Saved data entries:
+---+
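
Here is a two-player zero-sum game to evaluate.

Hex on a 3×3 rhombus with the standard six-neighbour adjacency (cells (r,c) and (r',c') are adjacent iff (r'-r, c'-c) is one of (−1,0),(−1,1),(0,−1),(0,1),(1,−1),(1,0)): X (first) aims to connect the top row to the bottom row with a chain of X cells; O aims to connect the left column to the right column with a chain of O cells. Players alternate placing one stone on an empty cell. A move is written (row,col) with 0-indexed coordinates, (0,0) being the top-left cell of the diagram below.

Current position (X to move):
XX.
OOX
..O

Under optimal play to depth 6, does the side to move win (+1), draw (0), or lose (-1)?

p1 X@[XX./OOX/..O]: (0,2)[XXX/OOX/..O]-1* (2,0)[XX./OOX/X.O]-1 (2,1)[XX./OOX/.XO]-1
p2 O@[XXX/OOX/..O]: (2,0)[XXX/OOX/O.O]-1 (2,1)[XXX/OOX/.OO]+1*
p3 X@[XXX/OOX/.OO] terminal -1; root [XX./OOX/..O] d6

value(XX./OOX/..O, X) = -1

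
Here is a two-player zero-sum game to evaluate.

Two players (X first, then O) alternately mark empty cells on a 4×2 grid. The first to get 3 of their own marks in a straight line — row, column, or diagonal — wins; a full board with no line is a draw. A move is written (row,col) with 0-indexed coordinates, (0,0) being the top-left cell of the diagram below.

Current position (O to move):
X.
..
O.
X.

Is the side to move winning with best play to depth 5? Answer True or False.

O winning at [X./../O./X.]: False

p1 O@[X./../O./X.]: (0,1)[XO/../O./X.]+0* (1,0)[X./O./O./X.]+0 (1,1)[X./.O/O./X.]+0 (2,1)[X./../OO/X.]+0 (3,1)[X./../O./XO]+0
p2 X@[XO/../O./X.]: (1,0)[XO/X./O./X.]+0* (1,1)[XO/.X/O./X.]+0 (2,1)[XO/../OX/X.]+0 (3,1)[XO/../O./XX]+0
p3 O@[XO/X./O./X.]: (1,1)[XO/XO/O./X.]+0* (2,1)[XO/X./OO/X.]+0 (3,1)[XO/X./O./XO]+0
p4 X@[XO/XO/O./X.]: (2,1)[XO/XO/OX/X.]+0* (3,1)[XO/XO/O./XX]-1
p5 O@[XO/XO/OX/X.]: (3,1)[XO/XO/OX/XO]+0*
p6 X@[XO/XO/OX/XO] terminal +0; root [X./../O./X.] d5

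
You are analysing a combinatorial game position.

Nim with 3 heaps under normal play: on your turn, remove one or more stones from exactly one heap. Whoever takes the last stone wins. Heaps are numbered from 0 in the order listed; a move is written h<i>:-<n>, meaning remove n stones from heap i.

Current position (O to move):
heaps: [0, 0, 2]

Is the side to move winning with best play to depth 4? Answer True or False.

ply 1, O at (0,0,2) | h2:-1=-1→(0,0,1); h2:-2=+1→(0,0,0)*
ply 2: (0,0,0) is terminal -1 (X); from (0,0,2) depth 4

O winning at [(0,0,2)]: True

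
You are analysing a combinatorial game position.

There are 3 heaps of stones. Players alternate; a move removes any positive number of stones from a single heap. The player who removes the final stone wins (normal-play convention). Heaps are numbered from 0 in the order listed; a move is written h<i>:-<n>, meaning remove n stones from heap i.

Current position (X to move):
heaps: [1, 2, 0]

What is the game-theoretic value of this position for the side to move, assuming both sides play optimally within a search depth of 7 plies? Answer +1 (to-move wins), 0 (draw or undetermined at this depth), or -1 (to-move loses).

value((1,2,0), X) = +1

[(1,2,0)] X move#1: h0:-1:-1/(0,2,0), h1:-1:+1/(1,1,0)*, h1:-2:-1/(1,0,0)
[(1,1,0)] O move#2: h0:-1:-1/(0,1,0)*, h1:-1:-1/(1,0,0)
[(0,1,0)] X move#3: h1:-1:+1/(0,0,0)*
[(0,0,0)] end (terminal -1, O#4); searched (1,2,0) to 7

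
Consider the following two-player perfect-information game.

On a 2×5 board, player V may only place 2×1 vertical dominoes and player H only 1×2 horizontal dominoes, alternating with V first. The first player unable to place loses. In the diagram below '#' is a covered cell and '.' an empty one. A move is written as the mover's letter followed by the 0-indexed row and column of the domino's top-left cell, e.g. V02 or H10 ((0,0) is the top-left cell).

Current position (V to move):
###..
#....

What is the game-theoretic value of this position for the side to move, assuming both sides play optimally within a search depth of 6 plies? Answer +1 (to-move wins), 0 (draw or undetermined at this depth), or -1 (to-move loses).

value(###../#...., V) = +1

[###../#....] V move#1: V03:+1/####./#..#.*, V04:-1/###.#/#...#
[####./#..#.] H move#2: H11:-1/####./####.*
[####./####.] V move#3: V04:+1/#####/#####*
[#####/#####] end (terminal -1, H#4); searched ###../#.... to 6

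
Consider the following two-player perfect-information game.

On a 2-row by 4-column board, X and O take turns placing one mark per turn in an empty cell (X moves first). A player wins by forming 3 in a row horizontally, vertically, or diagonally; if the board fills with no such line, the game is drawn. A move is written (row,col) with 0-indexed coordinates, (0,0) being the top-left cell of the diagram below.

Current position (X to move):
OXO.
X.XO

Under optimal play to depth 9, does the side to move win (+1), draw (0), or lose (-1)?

value(OXO./X.XO, X) = +1

ply 1, X at OXO./X.XO | (0,3)=+0→OXOX/X.XO; (1,1)=+1→OXO./XXXO*
ply 2: OXO./XXXO is terminal -1 (O); from OXO./X.XO depth 9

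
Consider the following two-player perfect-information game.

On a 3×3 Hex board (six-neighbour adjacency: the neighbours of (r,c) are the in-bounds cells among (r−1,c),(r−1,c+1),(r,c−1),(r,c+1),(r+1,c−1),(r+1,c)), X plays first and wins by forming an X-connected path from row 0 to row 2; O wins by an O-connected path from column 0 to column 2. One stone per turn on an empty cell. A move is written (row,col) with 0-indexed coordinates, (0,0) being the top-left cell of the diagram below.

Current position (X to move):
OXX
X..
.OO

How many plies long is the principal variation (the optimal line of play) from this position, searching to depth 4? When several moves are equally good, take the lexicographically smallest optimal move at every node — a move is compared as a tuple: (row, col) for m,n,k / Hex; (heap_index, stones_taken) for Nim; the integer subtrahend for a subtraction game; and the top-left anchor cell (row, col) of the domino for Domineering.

ply 1, X at OXX/X../.OO | (1,1)=-1→OXX/XX./.OO; (1,2)=-1→OXX/X.X/.OO; (2,0)=+1→OXX/X../XOO*
ply 2: OXX/X../XOO is terminal -1 (O); from OXX/X../.OO depth 4

PV length from [OXX/X../.OO]: 1 ply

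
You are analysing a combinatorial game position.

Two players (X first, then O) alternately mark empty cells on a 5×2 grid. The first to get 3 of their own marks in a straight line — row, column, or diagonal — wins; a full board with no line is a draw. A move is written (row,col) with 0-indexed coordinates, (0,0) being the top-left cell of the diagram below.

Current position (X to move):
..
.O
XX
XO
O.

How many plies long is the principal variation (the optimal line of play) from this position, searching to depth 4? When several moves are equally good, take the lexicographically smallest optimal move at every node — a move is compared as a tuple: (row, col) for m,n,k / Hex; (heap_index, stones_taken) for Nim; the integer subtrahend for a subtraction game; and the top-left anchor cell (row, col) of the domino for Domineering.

[../.O/XX/XO/O.] X move#1: (0,0):+0/X./.O/XX/XO/O., (0,1):+0/.X/.O/XX/XO/O., (1,0):+1/../XO/XX/XO/O.*, (4,1):+0/../.O/XX/XO/OX
[../XO/XX/XO/O.] end (terminal -1, O#2); searched ../.O/XX/XO/O. to 4

PV length from [../.O/XX/XO/O.]: 1 ply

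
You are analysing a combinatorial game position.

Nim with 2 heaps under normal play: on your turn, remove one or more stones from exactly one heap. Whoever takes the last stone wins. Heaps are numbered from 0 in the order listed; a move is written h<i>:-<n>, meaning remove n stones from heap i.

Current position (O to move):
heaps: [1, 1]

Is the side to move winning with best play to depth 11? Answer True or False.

O winning at [(1,1)]: False

p1 O@[(1,1)]: h0:-1[(0,1)]-1* h1:-1[(1,0)]-1
p2 X@[(0,1)]: h1:-1[(0,0)]+1*
p3 O@[(0,0)] terminal -1; root [(1,1)] d11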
+---+
WORK ORDER: Extract each line from the entries above that contains the string "grid".

EXPECTED OUTPUT:
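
Two players (X first, then O) alternately mark empty cells on a 4×2 grid. The first to get 3 of their own marks in a straight line — row, column, or diagonal — wins; a full board with no line is a draw. A move is written (row,col) with 0-indexed coordinates, (0,0) being the top-left cell of the diagram below.
Two players (X first, then O) alternately mark empty cells on a 5×2 grid. The first to get 3 of their own marks in a straight line — row, column, or diagonal — wins; a full board with no line is a draw. A move is written (row,col) with 0-indexed coordinates, (0,0) being the top-left cell of the diagram below.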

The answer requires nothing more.